◆ Problem statement:
Everything in the listing below must be duplicated exactly.

◆ Supplied entries:
---

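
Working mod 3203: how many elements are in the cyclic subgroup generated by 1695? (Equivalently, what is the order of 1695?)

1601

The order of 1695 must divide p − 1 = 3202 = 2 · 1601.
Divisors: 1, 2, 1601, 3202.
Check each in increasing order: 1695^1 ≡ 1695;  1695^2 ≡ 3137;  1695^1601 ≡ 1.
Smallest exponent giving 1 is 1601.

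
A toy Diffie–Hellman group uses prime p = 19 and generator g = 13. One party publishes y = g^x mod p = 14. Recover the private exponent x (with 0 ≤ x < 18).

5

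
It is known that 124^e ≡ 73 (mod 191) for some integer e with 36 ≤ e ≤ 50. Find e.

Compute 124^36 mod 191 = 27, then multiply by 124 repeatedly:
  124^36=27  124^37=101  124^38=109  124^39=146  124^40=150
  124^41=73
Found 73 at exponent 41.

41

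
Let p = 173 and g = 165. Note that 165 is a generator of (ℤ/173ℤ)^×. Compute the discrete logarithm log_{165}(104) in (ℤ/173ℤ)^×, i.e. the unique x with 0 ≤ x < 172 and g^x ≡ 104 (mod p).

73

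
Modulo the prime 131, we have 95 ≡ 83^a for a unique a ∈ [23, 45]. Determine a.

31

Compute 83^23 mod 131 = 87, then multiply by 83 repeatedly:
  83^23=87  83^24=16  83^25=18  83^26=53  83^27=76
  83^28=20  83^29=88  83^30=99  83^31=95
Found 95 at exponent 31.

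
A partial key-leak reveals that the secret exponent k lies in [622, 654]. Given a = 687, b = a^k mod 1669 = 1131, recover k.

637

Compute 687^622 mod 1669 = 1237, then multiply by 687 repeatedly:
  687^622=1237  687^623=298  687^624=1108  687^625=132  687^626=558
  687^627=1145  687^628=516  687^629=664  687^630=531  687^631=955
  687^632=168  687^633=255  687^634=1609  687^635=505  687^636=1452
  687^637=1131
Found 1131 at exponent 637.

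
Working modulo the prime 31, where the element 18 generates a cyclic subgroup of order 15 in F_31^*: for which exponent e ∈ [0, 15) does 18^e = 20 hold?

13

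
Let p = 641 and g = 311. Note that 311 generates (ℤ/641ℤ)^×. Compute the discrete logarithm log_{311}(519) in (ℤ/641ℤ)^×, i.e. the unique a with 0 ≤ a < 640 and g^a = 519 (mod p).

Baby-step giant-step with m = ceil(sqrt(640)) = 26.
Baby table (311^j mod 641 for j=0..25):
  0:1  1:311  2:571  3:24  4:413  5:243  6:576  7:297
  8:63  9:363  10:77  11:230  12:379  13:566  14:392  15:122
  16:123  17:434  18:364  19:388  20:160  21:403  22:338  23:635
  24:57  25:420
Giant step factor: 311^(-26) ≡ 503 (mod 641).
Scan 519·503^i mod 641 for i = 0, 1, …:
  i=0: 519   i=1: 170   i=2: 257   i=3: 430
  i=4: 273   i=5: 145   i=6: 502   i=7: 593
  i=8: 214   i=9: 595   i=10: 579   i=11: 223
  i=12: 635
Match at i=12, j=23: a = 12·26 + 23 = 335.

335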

---

◆ Task result:
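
Working mod 3203: how many elements are in the cyclic subgroup generated by 1695? (Equivalently, what is the order of 1695?)

1601

The order of 1695 must divide p − 1 = 3202 = 2 · 1601.
Divisors: 1, 2, 1601, 3202.
Check each in increasing order: 1695^1 ≡ 1695;  1695^2 ≡ 3137;  1695^1601 ≡ 1.
Smallest exponent giving 1 is 1601.

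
A toy Diffie–Hellman group uses prime p = 19 and generator g = 13. One party publishes y = g^x mod p = 14. Recover the private exponent x (with 0 ≤ x < 18).

5

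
It is known that 124^e ≡ 73 (mod 191) for some integer e with 36 ≤ e ≤ 50. Find e.

Compute 124^36 mod 191 = 27, then multiply by 124 repeatedly:
  124^36=27  124^37=101  124^38=109  124^39=146  124^40=150
  124^41=73
Found 73 at exponent 41.

41

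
Let p = 173 and g = 165. Note that 165 is a generator of (ℤ/173ℤ)^×. Compute the discrete logarithm log_{165}(104) in (ℤ/173ℤ)^×, i.e. the unique x with 0 ≤ x < 172 and g^x ≡ 104 (mod p).

73

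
Modulo the prime 131, we have 95 ≡ 83^a for a unique a ∈ [23, 45]. Determine a.

31

Compute 83^23 mod 131 = 87, then multiply by 83 repeatedly:
  83^23=87  83^24=16  83^25=18  83^26=53  83^27=76
  83^28=20  83^29=88  83^30=99  83^31=95
Found 95 at exponent 31.

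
A partial key-leak reveals that the secret exponent k lies in [622, 654]. Given a = 687, b = a^k mod 1669 = 1131, recover k.

637

Compute 687^622 mod 1669 = 1237, then multiply by 687 repeatedly:
  687^622=1237  687^623=298  687^624=1108  687^625=132  687^626=558
  687^627=1145  687^628=516  687^629=664  687^630=531  687^631=955
  687^632=168  687^633=255  687^634=1609  687^635=505  687^636=1452
  687^637=1131
Found 1131 at exponent 637.

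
Working modulo the prime 31, where the element 18 generates a cyclic subgroup of order 15 in F_31^*: for which exponent e ∈ [0, 15) does 18^e = 20 hold?

13

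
Let p = 641 and g = 311. Note that 311 generates (ℤ/641ℤ)^×. Compute the discrete logarithm log_{311}(519) in (ℤ/641ℤ)^×, i.e. the unique a with 0 ≤ a < 640 and g^a = 519 (mod p).

Baby-step giant-step with m = ceil(sqrt(640)) = 26.
Baby table (311^j mod 641 for j=0..25):
  0:1  1:311  2:571  3:24  4:413  5:243  6:576  7:297
  8:63  9:363  10:77  11:230  12:379  13:566  14:392  15:122
  16:123  17:434  18:364  19:388  20:160  21:403  22:338  23:635
  24:57  25:420
Giant step factor: 311^(-26) ≡ 503 (mod 641).
Scan 519·503^i mod 641 for i = 0, 1, …:
  i=0: 519   i=1: 170   i=2: 257   i=3: 430
  i=4: 273   i=5: 145   i=6: 502   i=7: 593
  i=8: 214   i=9: 595   i=10: 579   i=11: 223
  i=12: 635
Match at i=12, j=23: a = 12·26 + 23 = 335.

335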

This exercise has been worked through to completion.